* What you have to do *
Print this span of the material below exactly: the line with "Let h(N) = N(N", the line with "Determine the least N ∈", and every line between them, but nothing else.

* Dataset entries *
*-*-*

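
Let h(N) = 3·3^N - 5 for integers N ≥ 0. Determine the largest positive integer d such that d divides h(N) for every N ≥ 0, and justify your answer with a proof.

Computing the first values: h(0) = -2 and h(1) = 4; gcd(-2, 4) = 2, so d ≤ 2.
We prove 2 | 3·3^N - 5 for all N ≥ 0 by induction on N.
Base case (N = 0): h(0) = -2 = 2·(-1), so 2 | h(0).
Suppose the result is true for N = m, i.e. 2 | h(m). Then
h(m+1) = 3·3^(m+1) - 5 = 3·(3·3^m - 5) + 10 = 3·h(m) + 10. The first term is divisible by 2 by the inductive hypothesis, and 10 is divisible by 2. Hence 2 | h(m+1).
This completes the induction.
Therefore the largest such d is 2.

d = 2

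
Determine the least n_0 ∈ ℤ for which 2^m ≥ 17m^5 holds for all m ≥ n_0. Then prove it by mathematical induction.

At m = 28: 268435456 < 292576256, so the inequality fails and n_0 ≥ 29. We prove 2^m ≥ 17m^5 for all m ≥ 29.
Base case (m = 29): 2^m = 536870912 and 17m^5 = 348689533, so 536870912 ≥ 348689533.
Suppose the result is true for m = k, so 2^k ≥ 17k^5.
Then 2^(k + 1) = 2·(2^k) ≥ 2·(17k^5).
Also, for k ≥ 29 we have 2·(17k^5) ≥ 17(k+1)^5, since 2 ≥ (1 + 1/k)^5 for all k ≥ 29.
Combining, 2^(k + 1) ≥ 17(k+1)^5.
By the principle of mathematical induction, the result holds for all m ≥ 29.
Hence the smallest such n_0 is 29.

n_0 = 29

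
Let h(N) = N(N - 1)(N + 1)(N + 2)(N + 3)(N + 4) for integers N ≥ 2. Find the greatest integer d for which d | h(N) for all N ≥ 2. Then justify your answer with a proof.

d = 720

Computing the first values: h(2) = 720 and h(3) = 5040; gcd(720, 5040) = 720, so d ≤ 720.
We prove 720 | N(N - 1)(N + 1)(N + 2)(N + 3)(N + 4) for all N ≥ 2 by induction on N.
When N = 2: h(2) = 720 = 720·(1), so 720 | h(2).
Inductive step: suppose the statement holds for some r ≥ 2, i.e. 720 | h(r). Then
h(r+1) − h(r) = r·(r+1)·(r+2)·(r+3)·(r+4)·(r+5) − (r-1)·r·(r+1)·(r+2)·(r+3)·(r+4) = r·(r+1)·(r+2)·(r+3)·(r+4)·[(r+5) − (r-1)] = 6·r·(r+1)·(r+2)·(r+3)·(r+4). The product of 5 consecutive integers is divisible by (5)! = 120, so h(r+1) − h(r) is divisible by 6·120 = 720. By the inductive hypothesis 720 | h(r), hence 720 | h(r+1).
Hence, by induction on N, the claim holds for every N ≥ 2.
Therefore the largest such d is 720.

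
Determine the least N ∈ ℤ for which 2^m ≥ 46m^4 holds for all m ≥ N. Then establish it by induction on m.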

*-*-*

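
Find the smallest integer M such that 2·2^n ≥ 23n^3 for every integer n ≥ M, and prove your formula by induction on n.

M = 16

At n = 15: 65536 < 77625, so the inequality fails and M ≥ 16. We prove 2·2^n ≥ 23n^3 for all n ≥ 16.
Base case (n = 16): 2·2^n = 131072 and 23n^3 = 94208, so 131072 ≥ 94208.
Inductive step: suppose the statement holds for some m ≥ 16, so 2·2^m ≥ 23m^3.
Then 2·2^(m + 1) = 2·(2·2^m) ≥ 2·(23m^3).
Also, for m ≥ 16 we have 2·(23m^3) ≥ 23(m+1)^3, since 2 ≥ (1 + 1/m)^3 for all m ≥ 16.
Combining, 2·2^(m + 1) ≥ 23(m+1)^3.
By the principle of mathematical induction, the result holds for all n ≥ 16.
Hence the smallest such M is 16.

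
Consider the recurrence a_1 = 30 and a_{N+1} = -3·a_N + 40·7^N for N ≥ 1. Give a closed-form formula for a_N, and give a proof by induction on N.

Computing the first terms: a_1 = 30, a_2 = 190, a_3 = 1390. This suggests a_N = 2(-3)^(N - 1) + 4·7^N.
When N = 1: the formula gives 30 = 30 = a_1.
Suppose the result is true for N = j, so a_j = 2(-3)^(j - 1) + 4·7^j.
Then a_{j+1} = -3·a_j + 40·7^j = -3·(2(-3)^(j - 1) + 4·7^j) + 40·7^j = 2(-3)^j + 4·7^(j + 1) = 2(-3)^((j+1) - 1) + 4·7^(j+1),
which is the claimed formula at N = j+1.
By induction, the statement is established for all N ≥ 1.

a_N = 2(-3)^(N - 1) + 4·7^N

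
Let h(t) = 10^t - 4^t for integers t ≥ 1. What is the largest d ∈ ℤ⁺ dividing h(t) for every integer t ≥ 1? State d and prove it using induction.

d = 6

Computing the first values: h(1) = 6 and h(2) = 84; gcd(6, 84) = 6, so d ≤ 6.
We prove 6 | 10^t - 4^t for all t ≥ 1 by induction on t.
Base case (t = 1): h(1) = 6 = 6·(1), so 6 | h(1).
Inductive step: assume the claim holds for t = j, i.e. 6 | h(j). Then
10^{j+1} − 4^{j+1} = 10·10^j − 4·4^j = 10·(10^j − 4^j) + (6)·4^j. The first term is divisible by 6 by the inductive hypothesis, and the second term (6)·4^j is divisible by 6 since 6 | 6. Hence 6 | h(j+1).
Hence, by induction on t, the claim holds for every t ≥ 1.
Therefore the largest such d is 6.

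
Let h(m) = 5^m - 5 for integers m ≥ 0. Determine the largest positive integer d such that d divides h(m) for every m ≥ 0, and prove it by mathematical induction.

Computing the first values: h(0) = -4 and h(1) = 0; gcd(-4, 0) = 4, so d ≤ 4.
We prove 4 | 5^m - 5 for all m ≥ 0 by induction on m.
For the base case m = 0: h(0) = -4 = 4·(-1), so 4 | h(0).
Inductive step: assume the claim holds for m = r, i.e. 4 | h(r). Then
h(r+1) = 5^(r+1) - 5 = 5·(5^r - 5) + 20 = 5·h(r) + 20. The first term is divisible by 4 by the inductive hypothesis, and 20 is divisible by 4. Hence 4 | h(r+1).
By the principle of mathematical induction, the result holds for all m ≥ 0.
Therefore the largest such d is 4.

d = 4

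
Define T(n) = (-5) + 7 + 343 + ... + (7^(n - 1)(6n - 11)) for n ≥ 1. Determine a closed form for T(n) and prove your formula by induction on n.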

*-*-*

* Answer to this task *
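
Let h(N) = N(N - 1)(N + 1)(N + 2)(N + 3)(N + 4) for integers N ≥ 2. Find the greatest integer d for which d | h(N) for all N ≥ 2. Then justify your answer with a proof.

d = 720

Computing the first values: h(2) = 720 and h(3) = 5040; gcd(720, 5040) = 720, so d ≤ 720.
We prove 720 | N(N - 1)(N + 1)(N + 2)(N + 3)(N + 4) for all N ≥ 2 by induction on N.
When N = 2: h(2) = 720 = 720·(1), so 720 | h(2).
Inductive step: suppose the statement holds for some r ≥ 2, i.e. 720 | h(r). Then
h(r+1) − h(r) = r·(r+1)·(r+2)·(r+3)·(r+4)·(r+5) − (r-1)·r·(r+1)·(r+2)·(r+3)·(r+4) = r·(r+1)·(r+2)·(r+3)·(r+4)·[(r+5) − (r-1)] = 6·r·(r+1)·(r+2)·(r+3)·(r+4). The product of 5 consecutive integers is divisible by (5)! = 120, so h(r+1) − h(r) is divisible by 6·120 = 720. By the inductive hypothesis 720 | h(r), hence 720 | h(r+1).
Hence, by induction on N, the claim holds for every N ≥ 2.
Therefore the largest such d is 720.

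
Determine the least N ∈ ℤ for which 2^m ≥ 46m^4 holds for all m ≥ N. Then establish it by induction on m.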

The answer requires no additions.